* What needs to be done *
Whatever lines the data contains, output all of them unchanged.

* Records to process *
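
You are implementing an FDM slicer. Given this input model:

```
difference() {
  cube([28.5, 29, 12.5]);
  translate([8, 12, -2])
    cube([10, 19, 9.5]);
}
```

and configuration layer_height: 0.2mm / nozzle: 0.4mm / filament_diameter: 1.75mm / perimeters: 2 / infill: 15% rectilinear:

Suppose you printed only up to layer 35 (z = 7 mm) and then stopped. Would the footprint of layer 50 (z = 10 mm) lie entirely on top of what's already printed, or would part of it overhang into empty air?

part overhangs

Compare the two slices. At z = 7: the cube is present — its section is the full 28.5×29 rectangle (area 826.50 mm²); the 10×19 cube at (8, 12) contributes its full rectangle (area 190.00 mm²); Subtracting the remaining from the first: starting from the 28.5×29 cube (826.50 mm²), the 10×19 cube at (8, 12) partially overlaps it — only the 170.00 mm² overlap (of its 190.00 mm²) is removed, clipping the outline — area = 656.50 mm². At z = 10: the cube is present — its section is the full 28.5×29 rectangle (area 826.50 mm²); the cube at (8, 12) is absent (z outside [-2, 7.5]); Taking the first minus the rest: none of the subtracted shapes is present at this height, so the 28.5×29 cube is unchanged — area = 826.50 mm². Checking containment: at z = 10 the cross-section extends beyond the z = 7 cross-section by about 170.00 mm².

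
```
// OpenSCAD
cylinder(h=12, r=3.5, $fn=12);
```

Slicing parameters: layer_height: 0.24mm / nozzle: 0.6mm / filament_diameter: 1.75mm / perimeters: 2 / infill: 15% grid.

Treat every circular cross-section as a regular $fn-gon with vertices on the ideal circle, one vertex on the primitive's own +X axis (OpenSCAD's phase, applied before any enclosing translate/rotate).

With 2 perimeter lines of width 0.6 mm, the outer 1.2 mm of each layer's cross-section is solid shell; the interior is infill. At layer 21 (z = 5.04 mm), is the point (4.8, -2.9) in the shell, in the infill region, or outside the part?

At z = 5.04 mm: the r=3.5 cylinder contributes a regular 12-gon of circumradius 3.5. Overall, the cross-section is a single solid region. The nearest boundary edge runs (1.75, -3.03)→(3.03, -1.75); distance from the point to it = 2.11 mm. The point is not inside any of the regions above, so it lies outside the cross-section (2.11 mm from the nearest boundary).

outside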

* Your response *
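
You are implementing an FDM slicer. Given this input model:

```
difference() {
  cube([28.5, 29, 12.5]);
  translate([8, 12, -2])
    cube([10, 19, 9.5]);
}
```

and configuration layer_height: 0.2mm / nozzle: 0.4mm / filament_diameter: 1.75mm / perimeters: 2 / infill: 15% rectilinear:

Suppose you printed only up to layer 35 (z = 7 mm) and then stopped. Would the footprint of layer 50 (z = 10 mm) lie entirely on top of what's already printed, or would part of it overhang into empty air?

part overhangs

Compare the two slices. At z = 7: the cube is present — its section is the full 28.5×29 rectangle (area 826.50 mm²); the 10×19 cube at (8, 12) contributes its full rectangle (area 190.00 mm²); Subtracting the remaining from the first: starting from the 28.5×29 cube (826.50 mm²), the 10×19 cube at (8, 12) partially overlaps it — only the 170.00 mm² overlap (of its 190.00 mm²) is removed, clipping the outline — area = 656.50 mm². At z = 10: the cube is present — its section is the full 28.5×29 rectangle (area 826.50 mm²); the cube at (8, 12) is absent (z outside [-2, 7.5]); Taking the first minus the rest: none of the subtracted shapes is present at this height, so the 28.5×29 cube is unchanged — area = 826.50 mm². Checking containment: at z = 10 the cross-section extends beyond the z = 7 cross-section by about 170.00 mm².

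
```
// OpenSCAD
cylinder(h=12, r=3.5, $fn=12);
```

Slicing parameters: layer_height: 0.24mm / nozzle: 0.6mm / filament_diameter: 1.75mm / perimeters: 2 / infill: 15% grid.

Treat every circular cross-section as a regular $fn-gon with vertices on the ideal circle, one vertex on the primitive's own +X axis (OpenSCAD's phase, applied before any enclosing translate/rotate).

With 2 perimeter lines of width 0.6 mm, the outer 1.2 mm of each layer's cross-section is solid shell; the interior is infill. At layer 21 (z = 5.04 mm), is the point (4.8, -2.9) in the shell, in the infill region, or outside the part?

At z = 5.04 mm: the r=3.5 cylinder contributes a regular 12-gon of circumradius 3.5. Overall, the cross-section is a single solid region. The nearest boundary edge runs (1.75, -3.03)→(3.03, -1.75); distance from the point to it = 2.11 mm. The point is not inside any of the regions above, so it lies outside the cross-section (2.11 mm from the nearest boundary).

outside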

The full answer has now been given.